▶ **HOW TO COMPLETE THIS TASK**
All the data must be output exactly as given.

Stored data entries
· · · ·

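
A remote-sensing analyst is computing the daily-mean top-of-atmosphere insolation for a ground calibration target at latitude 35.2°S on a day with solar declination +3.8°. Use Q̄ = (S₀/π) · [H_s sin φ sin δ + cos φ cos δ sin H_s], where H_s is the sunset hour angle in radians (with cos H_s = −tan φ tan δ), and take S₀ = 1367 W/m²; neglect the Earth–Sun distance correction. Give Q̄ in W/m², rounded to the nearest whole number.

329 W/m²

The sunset hour angle satisfies cos H_s = −tan φ tan δ = 0.0469, giving H_s = 87.31°. In radians, H_s = 1.5238.
H_s sin φ sin δ = 1.5238 × -0.5764 × 0.0663 = -0.0582.
cos φ cos δ sin H_s = 0.8171 × 0.9978 × 0.9989 = 0.8144.
Q̄ = (1367/π) × (-0.0582 + 0.8144) = 435.13 × 0.7562 = 329.05 W/m².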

· · · ·

▶ **SOLUTION FOR THIS EXERCISE**
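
A remote-sensing analyst is computing the daily-mean top-of-atmosphere insolation for a ground calibration target at latitude 35.2°S on a day with solar declination +3.8°. Use Q̄ = (S₀/π) · [H_s sin φ sin δ + cos φ cos δ sin H_s], where H_s is the sunset hour angle in radians (with cos H_s = −tan φ tan δ), and take S₀ = 1367 W/m²; neglect the Earth–Sun distance correction. Give Q̄ in W/m², rounded to the nearest whole number.

329 W/m²

The sunset hour angle satisfies cos H_s = −tan φ tan δ = 0.0469, giving H_s = 87.31°. In radians, H_s = 1.5238.
H_s sin φ sin δ = 1.5238 × -0.5764 × 0.0663 = -0.0582.
cos φ cos δ sin H_s = 0.8171 × 0.9978 × 0.9989 = 0.8144.
Q̄ = (1367/π) × (-0.0582 + 0.8144) = 435.13 × 0.7562 = 329.05 W/m².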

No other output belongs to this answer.